▶ _WHAT THE EXERCISE ASKS_:
To complete the exercise, repeat every record exactly as it stands.

▶ _GIVEN DATA_:
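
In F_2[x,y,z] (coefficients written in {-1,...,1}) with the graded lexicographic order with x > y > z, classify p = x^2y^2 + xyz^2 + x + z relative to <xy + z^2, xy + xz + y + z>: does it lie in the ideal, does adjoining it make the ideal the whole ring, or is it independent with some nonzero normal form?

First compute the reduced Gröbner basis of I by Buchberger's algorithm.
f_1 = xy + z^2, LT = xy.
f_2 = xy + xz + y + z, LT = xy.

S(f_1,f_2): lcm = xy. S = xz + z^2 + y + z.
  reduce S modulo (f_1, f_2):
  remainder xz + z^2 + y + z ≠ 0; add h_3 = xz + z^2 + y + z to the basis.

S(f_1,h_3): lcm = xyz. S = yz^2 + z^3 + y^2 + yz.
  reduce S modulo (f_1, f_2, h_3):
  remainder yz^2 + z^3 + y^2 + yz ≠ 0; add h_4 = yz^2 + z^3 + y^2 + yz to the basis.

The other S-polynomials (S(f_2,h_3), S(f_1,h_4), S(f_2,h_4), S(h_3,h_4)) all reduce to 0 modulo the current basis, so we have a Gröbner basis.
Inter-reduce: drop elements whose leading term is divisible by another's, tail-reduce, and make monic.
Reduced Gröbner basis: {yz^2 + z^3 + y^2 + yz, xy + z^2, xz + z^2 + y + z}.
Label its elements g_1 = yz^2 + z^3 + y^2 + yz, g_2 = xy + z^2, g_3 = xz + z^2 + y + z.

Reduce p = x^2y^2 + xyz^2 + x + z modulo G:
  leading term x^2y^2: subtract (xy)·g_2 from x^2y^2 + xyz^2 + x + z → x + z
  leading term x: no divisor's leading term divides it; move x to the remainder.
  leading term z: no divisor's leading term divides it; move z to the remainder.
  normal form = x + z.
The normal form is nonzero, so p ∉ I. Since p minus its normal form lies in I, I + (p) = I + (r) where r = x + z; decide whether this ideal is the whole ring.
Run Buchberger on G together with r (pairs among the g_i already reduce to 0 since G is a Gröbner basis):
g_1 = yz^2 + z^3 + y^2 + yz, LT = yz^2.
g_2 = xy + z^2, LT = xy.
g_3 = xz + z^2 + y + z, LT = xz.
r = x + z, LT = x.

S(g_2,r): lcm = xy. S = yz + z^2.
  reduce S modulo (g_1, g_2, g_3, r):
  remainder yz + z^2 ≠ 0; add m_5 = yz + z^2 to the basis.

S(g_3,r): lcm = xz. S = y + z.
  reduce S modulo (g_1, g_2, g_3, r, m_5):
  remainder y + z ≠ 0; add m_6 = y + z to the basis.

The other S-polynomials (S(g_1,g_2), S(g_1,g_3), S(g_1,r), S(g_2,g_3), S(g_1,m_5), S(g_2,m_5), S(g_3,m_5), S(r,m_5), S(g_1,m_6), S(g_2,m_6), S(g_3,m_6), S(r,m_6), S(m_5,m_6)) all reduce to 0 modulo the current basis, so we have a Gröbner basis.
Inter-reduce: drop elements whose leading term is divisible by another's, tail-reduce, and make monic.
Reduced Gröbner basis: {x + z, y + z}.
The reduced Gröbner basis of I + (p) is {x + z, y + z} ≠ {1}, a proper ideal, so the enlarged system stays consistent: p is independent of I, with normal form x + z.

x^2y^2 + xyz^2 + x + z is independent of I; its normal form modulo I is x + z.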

▶ _SOLUTION TO THIS PROBLEM_:
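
In F_2[x,y,z] (coefficients written in {-1,...,1}) with the graded lexicographic order with x > y > z, classify p = x^2y^2 + xyz^2 + x + z relative to <xy + z^2, xy + xz + y + z>: does it lie in the ideal, does adjoining it make the ideal the whole ring, or is it independent with some nonzero normal form?

First compute the reduced Gröbner basis of I by Buchberger's algorithm.
f_1 = xy + z^2, LT = xy.
f_2 = xy + xz + y + z, LT = xy.

S(f_1,f_2): lcm = xy. S = xz + z^2 + y + z.
  reduce S modulo (f_1, f_2):
  remainder xz + z^2 + y + z ≠ 0; add h_3 = xz + z^2 + y + z to the basis.

S(f_1,h_3): lcm = xyz. S = yz^2 + z^3 + y^2 + yz.
  reduce S modulo (f_1, f_2, h_3):
  remainder yz^2 + z^3 + y^2 + yz ≠ 0; add h_4 = yz^2 + z^3 + y^2 + yz to the basis.

The other S-polynomials (S(f_2,h_3), S(f_1,h_4), S(f_2,h_4), S(h_3,h_4)) all reduce to 0 modulo the current basis, so we have a Gröbner basis.
Inter-reduce: drop elements whose leading term is divisible by another's, tail-reduce, and make monic.
Reduced Gröbner basis: {yz^2 + z^3 + y^2 + yz, xy + z^2, xz + z^2 + y + z}.
Label its elements g_1 = yz^2 + z^3 + y^2 + yz, g_2 = xy + z^2, g_3 = xz + z^2 + y + z.

Reduce p = x^2y^2 + xyz^2 + x + z modulo G:
  leading term x^2y^2: subtract (xy)·g_2 from x^2y^2 + xyz^2 + x + z → x + z
  leading term x: no divisor's leading term divides it; move x to the remainder.
  leading term z: no divisor's leading term divides it; move z to the remainder.
  normal form = x + z.
The normal form is nonzero, so p ∉ I. Since p minus its normal form lies in I, I + (p) = I + (r) where r = x + z; decide whether this ideal is the whole ring.
Run Buchberger on G together with r (pairs among the g_i already reduce to 0 since G is a Gröbner basis):
g_1 = yz^2 + z^3 + y^2 + yz, LT = yz^2.
g_2 = xy + z^2, LT = xy.
g_3 = xz + z^2 + y + z, LT = xz.
r = x + z, LT = x.

S(g_2,r): lcm = xy. S = yz + z^2.
  reduce S modulo (g_1, g_2, g_3, r):
  remainder yz + z^2 ≠ 0; add m_5 = yz + z^2 to the basis.

S(g_3,r): lcm = xz. S = y + z.
  reduce S modulo (g_1, g_2, g_3, r, m_5):
  remainder y + z ≠ 0; add m_6 = y + z to the basis.

The other S-polynomials (S(g_1,g_2), S(g_1,g_3), S(g_1,r), S(g_2,g_3), S(g_1,m_5), S(g_2,m_5), S(g_3,m_5), S(r,m_5), S(g_1,m_6), S(g_2,m_6), S(g_3,m_6), S(r,m_6), S(m_5,m_6)) all reduce to 0 modulo the current basis, so we have a Gröbner basis.
Inter-reduce: drop elements whose leading term is divisible by another's, tail-reduce, and make monic.
Reduced Gröbner basis: {x + z, y + z}.
The reduced Gröbner basis of I + (p) is {x + z, y + z} ≠ {1}, a proper ideal, so the enlarged system stays consistent: p is independent of I, with normal form x + z.

x^2y^2 + xyz^2 + x + z is independent of I; its normal form modulo I is x + z.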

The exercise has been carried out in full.